* [WHAT TO DO]
Using the entries that follow, write out the line containing "The point (1, 3)", the line containing "Define h: R^2 -> R by h(x, y) = -3x^4", and every line between them, exactly and nothing else.

Saved data entries:
——————————

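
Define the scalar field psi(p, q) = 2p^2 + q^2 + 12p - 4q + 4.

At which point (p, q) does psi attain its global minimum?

psi(p,q) separates as A(p) + B(q) + 4, so its minimum is min A + min B + 4.
A'(p) = 4p + 12 vanishes at p ∈ {-3}; B'(q) = 2q - 4 vanishes at q ∈ {2}.
Local minima of A (where A''>0): A(-3)=-18. Local minima of B: B(2)=-4.
So the global minimum of psi is A(-3) + B(2) + 4 = -18 − 4 + 4 = -18, attained at (-3, 2).

(-3, 2)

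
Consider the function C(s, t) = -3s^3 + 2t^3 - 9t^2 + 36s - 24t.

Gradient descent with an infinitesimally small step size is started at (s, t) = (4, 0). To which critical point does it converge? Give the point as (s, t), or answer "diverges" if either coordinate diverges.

diverges

C is separable, so gradient descent decouples: s follows -∂C/∂s, t follows -∂C/∂t.
∂C/∂s = -9(s - 2)(s + 2); at s=4 this is -108, so s increases.
∂C/∂t = 6(t - 4)(t + 1); at t=0 this is -24, so t increases.
The s-coordinate has no critical point in that direction and runs off to infinity.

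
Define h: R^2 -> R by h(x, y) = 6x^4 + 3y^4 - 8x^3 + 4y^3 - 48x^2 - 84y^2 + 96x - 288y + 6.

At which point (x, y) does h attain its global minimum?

(-2, 4)

h(x,y) separates as P(x) + Q(y) + 6, so its minimum is min P + min Q + 6.
P'(x) = 24(x - 2)(x - 1)(x + 2) vanishes at x ∈ {-2, 1, 2}; Q'(y) = 12(y - 4)(y + 2)(y + 3) vanishes at y ∈ {-3, -2, 4}.
Local minima of P (where P''>0): P(-2)=-224, P(2)=32. Local minima of Q: Q(-3)=243, Q(4)=-1472.
So the global minimum of h is P(-2) + Q(4) + 6 = -224 − 1472 + 6 = -1690, attained at (-2, 4).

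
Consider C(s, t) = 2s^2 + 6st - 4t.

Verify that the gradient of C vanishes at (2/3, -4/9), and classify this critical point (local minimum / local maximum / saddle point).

∇C = (4s + 6t, 6s - 4); substituting (2/3, -4/9) gives ∇C = (0, 0), so (2/3, -4/9) is indeed a critical point.
The Hessian of C is constant: H = [[4, 6], [6, 0]].
det(H) = 4·0 − 6² = -36.
Since det(H) < 0, H is indefinite and the critical point is a saddle point.

saddle point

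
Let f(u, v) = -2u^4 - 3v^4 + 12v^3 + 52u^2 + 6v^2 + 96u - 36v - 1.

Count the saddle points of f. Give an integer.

4

f separates as a function of u plus a function of v, so ∇f=0 decouples.
∂f/∂u = -8(u - 4)(u + 1)(u + 3) = 0 at u ∈ {-3, -1, 4}; ∂f/∂v = -12(v - 3)(v - 1)(v + 1) = 0 at v ∈ {-1, 1, 3}.
The Hessian is diagonal: diag(f_uu, f_vv). Second derivatives: f_uu(-3)=-112, f_uu(-1)=80, f_uu(4)=-280; f_vv(-1)=-96, f_vv(1)=48, f_vv(3)=-96.
Saddle points occur where the two diagonal entries have opposite signs: (-3, 1), (-1, -1), (-1, 3), (4, 1). Count: 4.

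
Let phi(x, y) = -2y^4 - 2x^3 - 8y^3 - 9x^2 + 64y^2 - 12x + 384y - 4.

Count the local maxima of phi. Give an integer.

phi separates as a function of x plus a function of y, so ∇phi=0 decouples.
∂phi/∂x = -6(x + 1)(x + 2) = 0 at x ∈ {-2, -1}; ∂phi/∂y = -8(y - 4)(y + 3)(y + 4) = 0 at y ∈ {-4, -3, 4}.
The Hessian is diagonal: diag(phi_xx, phi_yy). Second derivatives: phi_xx(-2)=6, phi_xx(-1)=-6; phi_yy(-4)=-64, phi_yy(-3)=56, phi_yy(4)=-448.
Local maxima occur where both diagonal entries negative: (-1, -4), (-1, 4). Count: 2.

2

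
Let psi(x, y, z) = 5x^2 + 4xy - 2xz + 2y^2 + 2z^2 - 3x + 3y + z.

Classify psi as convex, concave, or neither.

psi is quadratic, so its Hessian is the constant matrix H = [[10, 4, -2], [4, 4, 0], [-2, 0, 4]].
Leading principal minors: 10, 24, 80.
All positive ⇒ H ≻ 0 ⇒ convex.

convex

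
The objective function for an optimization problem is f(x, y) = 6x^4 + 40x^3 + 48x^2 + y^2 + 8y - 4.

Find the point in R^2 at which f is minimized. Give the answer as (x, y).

f(x,y) separates as P(x) + Q(y) − 4, so its minimum is min P + min Q − 4.
P'(x) = 24x(x + 1)(x + 4) vanishes at x ∈ {-4, -1, 0}; Q'(y) = 2y + 8 vanishes at y ∈ {-4}.
Local minima of P (where P''>0): P(-4)=-256, P(0)=0. Local minima of Q: Q(-4)=-16.
So the global minimum of f is P(-4) + Q(-4) − 4 = -256 − 16 − 4 = -276, attained at (-4, -4).

(-4, -4)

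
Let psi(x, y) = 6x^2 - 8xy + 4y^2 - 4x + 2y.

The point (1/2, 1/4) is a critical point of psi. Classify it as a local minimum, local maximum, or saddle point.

The Hessian of psi is constant: H = [[12, -8], [-8, 8]].
det(H) = 12·8 − (-8)² = 32.
det(H) > 0 and tr(H) = 20 > 0, so H is positive definite and the point is a local minimum.

local minimum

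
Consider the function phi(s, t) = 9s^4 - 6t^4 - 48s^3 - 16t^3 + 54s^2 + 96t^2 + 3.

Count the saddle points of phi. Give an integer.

phi separates as a function of s plus a function of t, so ∇phi=0 decouples.
∂phi/∂s = 36s(s - 3)(s - 1) = 0 at s ∈ {0, 1, 3}; ∂phi/∂t = -24t(t - 2)(t + 4) = 0 at t ∈ {-4, 0, 2}.
The Hessian is diagonal: diag(phi_ss, phi_tt). Second derivatives: phi_ss(0)=108, phi_ss(1)=-72, phi_ss(3)=216; phi_tt(-4)=-576, phi_tt(0)=192, phi_tt(2)=-288.
Saddle points occur where the two diagonal entries have opposite signs: (0, -4), (0, 2), (1, 0), (3, -4), (3, 2). Count: 5.

5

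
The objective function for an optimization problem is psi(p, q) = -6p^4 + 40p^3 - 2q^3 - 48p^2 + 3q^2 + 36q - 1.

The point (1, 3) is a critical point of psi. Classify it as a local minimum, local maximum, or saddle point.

The mixed partial ∂²psi/∂p∂q is 0, so the Hessian at any point is diag(psi_pp, psi_qq) = diag(24(-3p^2 + 10p - 4), 6(-2q + 1)).
At (1, 3): H = diag(72, -30).
The eigenvalues have opposite signs, so H is indefinite: a saddle point.

saddle point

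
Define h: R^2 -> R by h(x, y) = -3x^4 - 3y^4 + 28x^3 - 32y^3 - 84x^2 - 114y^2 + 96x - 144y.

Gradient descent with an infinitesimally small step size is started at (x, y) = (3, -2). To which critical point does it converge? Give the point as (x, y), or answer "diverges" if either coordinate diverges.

(2, -3)

h is separable, so gradient descent decouples: x follows -∂h/∂x, y follows -∂h/∂y.
∂h/∂x = -12(x - 4)(x - 2)(x - 1); at x=3 this is 24, so x decreases.
∂h/∂y = -12(y + 1)(y + 3)(y + 4); at y=-2 this is 24, so y decreases.
x converges to its nearest critical value 2 (a local min of the x-part); y converges to -3. The iterate converges to (2, -3).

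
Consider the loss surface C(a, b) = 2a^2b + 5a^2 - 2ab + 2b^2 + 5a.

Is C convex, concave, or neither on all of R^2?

The term 2a^2b is cubic, so the Hessian is not constant.
∂²C/∂a² = 4b + 10, which takes both signs as b varies (negative for sufficiently negative b). A diagonal entry of the Hessian changing sign means the Hessian is neither positive- nor negative-semidefinite on all of R^2.

neither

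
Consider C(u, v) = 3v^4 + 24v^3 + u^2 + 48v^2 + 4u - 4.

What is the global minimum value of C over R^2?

-8

C(u,v) separates as P(u) + Q(v) − 4, so its minimum is min P + min Q − 4.
P'(u) = 2u + 4 vanishes at u ∈ {-2}; Q'(v) = 12v(v + 2)(v + 4) vanishes at v ∈ {-4, -2, 0}.
Local minima of P (where P''>0): P(-2)=-4. Local minima of Q: Q(-4)=0, Q(0)=0.
So the global minimum of C is P(-2) + Q(-4) − 4 = -4 + 0 − 4 = -8, attained at (-2, -4).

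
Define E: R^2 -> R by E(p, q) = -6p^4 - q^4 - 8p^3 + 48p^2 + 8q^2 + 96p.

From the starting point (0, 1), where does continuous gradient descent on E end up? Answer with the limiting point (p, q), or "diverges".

(-1, 0)

E is separable, so gradient descent decouples: p follows -∂E/∂p, q follows -∂E/∂q.
∂E/∂p = -24(p - 2)(p + 1)(p + 2); at p=0 this is 96, so p decreases.
∂E/∂q = -4q(q - 2)(q + 2); at q=1 this is 12, so q decreases.
p converges to its nearest critical value -1 (a local min of the p-part); q converges to 0. The iterate converges to (-1, 0).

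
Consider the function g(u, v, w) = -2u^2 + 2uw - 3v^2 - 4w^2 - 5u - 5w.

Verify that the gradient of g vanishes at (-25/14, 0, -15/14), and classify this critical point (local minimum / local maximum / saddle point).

∇g = (-4u + 2w - 5, -6v, 2u - 8w - 5); substituting (-25/14, 0, -15/14) gives ∇g = (0, 0, 0), so (-25/14, 0, -15/14) is indeed a critical point.
The Hessian is constant: H = [[-4, 0, 2], [0, -6, 0], [2, 0, -8]].
Leading principal minors: Δ₁ = -4, Δ₂ = 24, Δ₃ = -168.
The minors alternate sign starting negative (−, +, −), so H is negative definite: a local maximum.

local maximum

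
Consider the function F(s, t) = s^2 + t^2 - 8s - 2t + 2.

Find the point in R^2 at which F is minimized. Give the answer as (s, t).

(4, 1)

F(s,t) separates as P(s) + Q(t) + 2, so its minimum is min P + min Q + 2.
P'(s) = 2s - 8 vanishes at s ∈ {4}; Q'(t) = 2(t - 1) vanishes at t ∈ {1}.
Local minima of P (where P''>0): P(4)=-16. Local minima of Q: Q(1)=-1.
So the global minimum of F is P(4) + Q(1) + 2 = -16 − 1 + 2 = -15, attained at (4, 1).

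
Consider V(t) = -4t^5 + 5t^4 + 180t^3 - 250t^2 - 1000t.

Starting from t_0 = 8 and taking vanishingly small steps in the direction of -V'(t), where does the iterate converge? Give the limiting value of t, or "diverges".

diverges

V'(t) = -20(t - 5)(t - 2)(t + 1)(t + 5), so V'(8) = -42120.
Gradient descent moves in the -V' direction, i.e. t is increasing.
There is no critical point above t=8, and V' keeps the same sign, so the iterate runs off to +∞.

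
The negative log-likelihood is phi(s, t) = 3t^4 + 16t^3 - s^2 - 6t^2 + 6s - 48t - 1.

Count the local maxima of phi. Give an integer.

phi separates as a function of s plus a function of t, so ∇phi=0 decouples.
∂phi/∂s = -2(s - 3) = 0 at s ∈ {3}; ∂phi/∂t = 12(t - 1)(t + 1)(t + 4) = 0 at t ∈ {-4, -1, 1}.
The Hessian is diagonal: diag(phi_ss, phi_tt). Second derivatives: phi_ss(3)=-2; phi_tt(-4)=180, phi_tt(-1)=-72, phi_tt(1)=120.
Local maxima occur where both diagonal entries negative: (3, -1). Count: 1.

1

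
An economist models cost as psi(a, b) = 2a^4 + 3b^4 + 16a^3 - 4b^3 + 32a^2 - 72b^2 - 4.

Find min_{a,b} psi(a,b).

-644

psi(a,b) separates as P(a) + Q(b) − 4, so its minimum is min P + min Q − 4.
P'(a) = 8a(a + 2)(a + 4) vanishes at a ∈ {-4, -2, 0}; Q'(b) = 12b(b - 4)(b + 3) vanishes at b ∈ {-3, 0, 4}.
Local minima of P (where P''>0): P(-4)=0, P(0)=0. Local minima of Q: Q(-3)=-297, Q(4)=-640.
So the global minimum of psi is P(-4) + Q(4) − 4 = 0 − 640 − 4 = -644, attained at (-4, 4).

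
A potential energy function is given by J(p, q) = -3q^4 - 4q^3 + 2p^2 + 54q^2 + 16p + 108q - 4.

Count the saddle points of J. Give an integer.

2

J separates as a function of p plus a function of q, so ∇J=0 decouples.
∂J/∂p = 4(p + 4) = 0 at p ∈ {-4}; ∂J/∂q = -12(q - 3)(q + 1)(q + 3) = 0 at q ∈ {-3, -1, 3}.
The Hessian is diagonal: diag(J_pp, J_qq). Second derivatives: J_pp(-4)=4; J_qq(-3)=-144, J_qq(-1)=96, J_qq(3)=-288.
Saddle points occur where the two diagonal entries have opposite signs: (-4, -3), (-4, 3). Count: 2.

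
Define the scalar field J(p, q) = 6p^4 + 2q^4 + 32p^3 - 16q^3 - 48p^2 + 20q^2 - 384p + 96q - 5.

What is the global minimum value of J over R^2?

J(p,q) separates as A(p) + B(q) − 5, so its minimum is min A + min B − 5.
A'(p) = 24(p - 2)(p + 2)(p + 4) vanishes at p ∈ {-4, -2, 2}; B'(q) = 8(q - 4)(q - 3)(q + 1) vanishes at q ∈ {-1, 3, 4}.
Local minima of A (where A''>0): A(-4)=256, A(2)=-608. Local minima of B: B(-1)=-58, B(4)=192.
So the global minimum of J is A(2) + B(-1) − 5 = -608 − 58 − 5 = -671, attained at (2, -1).

-671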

——————————

* [RESPONSE AREA]
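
The point (1, 3) is a critical point of psi. Classify it as a local minimum, local maximum, or saddle point.

The mixed partial ∂²psi/∂p∂q is 0, so the Hessian at any point is diag(psi_pp, psi_qq) = diag(24(-3p^2 + 10p - 4), 6(-2q + 1)).
At (1, 3): H = diag(72, -30).
The eigenvalues have opposite signs, so H is indefinite: a saddle point.

saddle point

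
Define h: R^2 -> R by h(x, y) = -3x^4 - 3y^4 + 28x^3 - 32y^3 - 84x^2 - 114y^2 + 96x - 144y.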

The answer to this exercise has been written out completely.